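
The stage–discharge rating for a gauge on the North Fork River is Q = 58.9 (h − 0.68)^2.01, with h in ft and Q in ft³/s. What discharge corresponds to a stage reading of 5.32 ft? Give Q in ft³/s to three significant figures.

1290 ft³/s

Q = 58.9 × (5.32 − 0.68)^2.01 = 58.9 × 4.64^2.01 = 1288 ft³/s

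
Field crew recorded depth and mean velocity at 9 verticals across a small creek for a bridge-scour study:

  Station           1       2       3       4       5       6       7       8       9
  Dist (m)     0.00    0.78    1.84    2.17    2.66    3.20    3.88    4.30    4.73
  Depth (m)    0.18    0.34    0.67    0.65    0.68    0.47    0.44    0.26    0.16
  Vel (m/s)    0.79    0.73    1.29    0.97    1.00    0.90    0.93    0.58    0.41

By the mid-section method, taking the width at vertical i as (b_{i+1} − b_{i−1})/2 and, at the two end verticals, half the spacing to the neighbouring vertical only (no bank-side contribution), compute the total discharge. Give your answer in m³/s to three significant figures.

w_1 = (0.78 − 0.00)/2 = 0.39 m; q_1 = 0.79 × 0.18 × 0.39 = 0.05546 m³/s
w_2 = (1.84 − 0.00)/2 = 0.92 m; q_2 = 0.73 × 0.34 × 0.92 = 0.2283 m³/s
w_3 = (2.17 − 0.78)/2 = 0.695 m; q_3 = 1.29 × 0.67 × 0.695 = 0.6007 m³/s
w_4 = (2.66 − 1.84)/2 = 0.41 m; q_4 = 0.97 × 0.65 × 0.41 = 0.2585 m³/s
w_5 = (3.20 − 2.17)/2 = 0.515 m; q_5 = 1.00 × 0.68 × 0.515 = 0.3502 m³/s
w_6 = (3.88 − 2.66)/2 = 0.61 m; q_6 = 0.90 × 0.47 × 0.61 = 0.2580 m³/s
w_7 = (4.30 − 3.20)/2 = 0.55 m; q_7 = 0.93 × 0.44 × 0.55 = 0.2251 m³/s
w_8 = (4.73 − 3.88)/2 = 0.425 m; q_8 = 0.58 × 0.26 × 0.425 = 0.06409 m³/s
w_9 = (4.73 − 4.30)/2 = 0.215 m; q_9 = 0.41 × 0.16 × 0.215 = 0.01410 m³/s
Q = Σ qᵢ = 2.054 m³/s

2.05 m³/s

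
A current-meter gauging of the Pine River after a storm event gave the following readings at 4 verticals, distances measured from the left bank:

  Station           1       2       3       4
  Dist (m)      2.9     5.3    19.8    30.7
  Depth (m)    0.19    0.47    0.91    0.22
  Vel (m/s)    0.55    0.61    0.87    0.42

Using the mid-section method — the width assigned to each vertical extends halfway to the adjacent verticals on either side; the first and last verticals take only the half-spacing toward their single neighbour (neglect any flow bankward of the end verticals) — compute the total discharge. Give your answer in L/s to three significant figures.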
-=-=-
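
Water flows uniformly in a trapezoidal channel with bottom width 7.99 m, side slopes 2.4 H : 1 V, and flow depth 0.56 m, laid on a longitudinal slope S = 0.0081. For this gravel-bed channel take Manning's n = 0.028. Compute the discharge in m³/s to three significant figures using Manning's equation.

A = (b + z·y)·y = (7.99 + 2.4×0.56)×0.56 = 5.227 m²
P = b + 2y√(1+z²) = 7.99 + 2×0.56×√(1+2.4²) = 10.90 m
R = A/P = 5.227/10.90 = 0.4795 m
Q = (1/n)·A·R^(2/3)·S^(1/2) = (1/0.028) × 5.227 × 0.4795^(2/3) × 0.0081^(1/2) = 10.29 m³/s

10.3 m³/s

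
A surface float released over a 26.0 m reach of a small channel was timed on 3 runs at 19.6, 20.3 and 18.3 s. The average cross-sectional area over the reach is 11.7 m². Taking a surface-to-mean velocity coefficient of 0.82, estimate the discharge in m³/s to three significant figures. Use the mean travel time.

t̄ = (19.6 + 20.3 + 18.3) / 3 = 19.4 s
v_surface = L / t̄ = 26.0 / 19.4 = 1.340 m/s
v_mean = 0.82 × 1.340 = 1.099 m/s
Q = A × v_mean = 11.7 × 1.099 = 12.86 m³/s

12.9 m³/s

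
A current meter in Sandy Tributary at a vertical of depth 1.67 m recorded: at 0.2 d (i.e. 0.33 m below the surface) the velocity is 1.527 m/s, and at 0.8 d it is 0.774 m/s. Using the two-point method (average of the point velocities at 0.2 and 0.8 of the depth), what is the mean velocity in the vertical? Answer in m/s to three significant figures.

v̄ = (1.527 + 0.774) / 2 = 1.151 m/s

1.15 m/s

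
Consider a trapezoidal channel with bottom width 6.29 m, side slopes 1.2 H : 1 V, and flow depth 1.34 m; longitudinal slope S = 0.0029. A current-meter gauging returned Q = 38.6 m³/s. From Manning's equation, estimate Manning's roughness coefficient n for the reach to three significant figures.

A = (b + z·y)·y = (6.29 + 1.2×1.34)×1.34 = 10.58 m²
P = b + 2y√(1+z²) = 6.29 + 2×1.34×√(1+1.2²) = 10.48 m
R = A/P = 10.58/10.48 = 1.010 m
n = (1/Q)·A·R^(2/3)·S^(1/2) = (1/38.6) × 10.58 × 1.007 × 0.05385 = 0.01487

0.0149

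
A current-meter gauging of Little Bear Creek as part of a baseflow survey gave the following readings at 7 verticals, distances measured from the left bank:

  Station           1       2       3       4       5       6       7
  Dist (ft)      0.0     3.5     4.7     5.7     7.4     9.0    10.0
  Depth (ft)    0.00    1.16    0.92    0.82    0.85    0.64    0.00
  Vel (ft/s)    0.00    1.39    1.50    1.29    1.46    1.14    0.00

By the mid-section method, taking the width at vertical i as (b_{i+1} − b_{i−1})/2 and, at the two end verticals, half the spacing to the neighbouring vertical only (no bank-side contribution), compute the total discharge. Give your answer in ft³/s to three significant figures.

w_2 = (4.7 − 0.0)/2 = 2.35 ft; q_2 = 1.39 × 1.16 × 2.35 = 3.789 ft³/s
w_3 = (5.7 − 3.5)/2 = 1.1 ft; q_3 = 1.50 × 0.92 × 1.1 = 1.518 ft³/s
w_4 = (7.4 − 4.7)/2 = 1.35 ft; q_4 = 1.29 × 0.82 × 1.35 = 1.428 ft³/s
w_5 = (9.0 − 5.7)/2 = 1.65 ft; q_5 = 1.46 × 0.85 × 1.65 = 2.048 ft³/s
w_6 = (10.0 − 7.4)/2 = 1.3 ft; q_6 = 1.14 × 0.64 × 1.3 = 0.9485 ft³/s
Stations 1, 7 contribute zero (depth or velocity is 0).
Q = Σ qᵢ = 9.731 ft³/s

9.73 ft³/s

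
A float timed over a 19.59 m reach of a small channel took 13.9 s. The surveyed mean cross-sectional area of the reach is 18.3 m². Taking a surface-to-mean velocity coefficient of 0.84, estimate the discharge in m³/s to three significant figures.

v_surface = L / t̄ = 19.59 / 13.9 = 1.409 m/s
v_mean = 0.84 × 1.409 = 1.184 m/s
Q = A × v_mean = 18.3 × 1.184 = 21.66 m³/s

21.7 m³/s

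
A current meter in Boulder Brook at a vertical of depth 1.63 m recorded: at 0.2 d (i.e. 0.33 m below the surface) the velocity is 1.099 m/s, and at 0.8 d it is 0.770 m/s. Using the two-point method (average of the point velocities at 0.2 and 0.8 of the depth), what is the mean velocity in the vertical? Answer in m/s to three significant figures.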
-=-=-
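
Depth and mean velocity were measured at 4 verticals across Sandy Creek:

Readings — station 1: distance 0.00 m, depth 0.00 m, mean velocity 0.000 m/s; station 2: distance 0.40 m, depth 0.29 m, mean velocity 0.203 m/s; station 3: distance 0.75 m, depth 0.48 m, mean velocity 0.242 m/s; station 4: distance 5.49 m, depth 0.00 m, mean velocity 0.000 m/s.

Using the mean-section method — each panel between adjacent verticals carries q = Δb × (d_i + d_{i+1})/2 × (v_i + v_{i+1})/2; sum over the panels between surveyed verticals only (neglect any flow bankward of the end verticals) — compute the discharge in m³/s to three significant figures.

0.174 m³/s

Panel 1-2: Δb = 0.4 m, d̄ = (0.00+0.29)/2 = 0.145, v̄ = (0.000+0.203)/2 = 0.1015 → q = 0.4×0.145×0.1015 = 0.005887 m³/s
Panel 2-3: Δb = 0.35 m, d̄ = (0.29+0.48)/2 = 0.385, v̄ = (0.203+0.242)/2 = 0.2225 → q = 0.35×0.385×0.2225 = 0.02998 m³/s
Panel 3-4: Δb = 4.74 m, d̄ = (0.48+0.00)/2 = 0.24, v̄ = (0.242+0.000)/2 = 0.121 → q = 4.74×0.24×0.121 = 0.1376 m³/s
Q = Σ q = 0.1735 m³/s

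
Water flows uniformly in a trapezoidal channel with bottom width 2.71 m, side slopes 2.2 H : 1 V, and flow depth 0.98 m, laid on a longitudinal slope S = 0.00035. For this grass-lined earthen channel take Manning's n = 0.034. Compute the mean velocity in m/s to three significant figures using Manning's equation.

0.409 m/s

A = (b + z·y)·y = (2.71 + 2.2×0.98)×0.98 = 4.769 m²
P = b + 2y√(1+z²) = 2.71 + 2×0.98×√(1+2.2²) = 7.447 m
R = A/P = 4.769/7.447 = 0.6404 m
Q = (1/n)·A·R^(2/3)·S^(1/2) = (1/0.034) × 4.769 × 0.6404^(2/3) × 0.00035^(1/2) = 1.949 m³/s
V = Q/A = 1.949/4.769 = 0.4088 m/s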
-=-=-
Which lines above include the word "measured"? Pick them out and copy them.

- **Problem solution**
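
A current-meter gauging of the Pine River after a storm event gave the following readings at 4 verticals, distances measured from the left bank:
A current-meter gauging of Little Bear Creek as part of a baseflow survey gave the following readings at 7 verticals, distances measured from the left bank:
Depth and mean velocity were measured at 4 verticals across Sandy Creek: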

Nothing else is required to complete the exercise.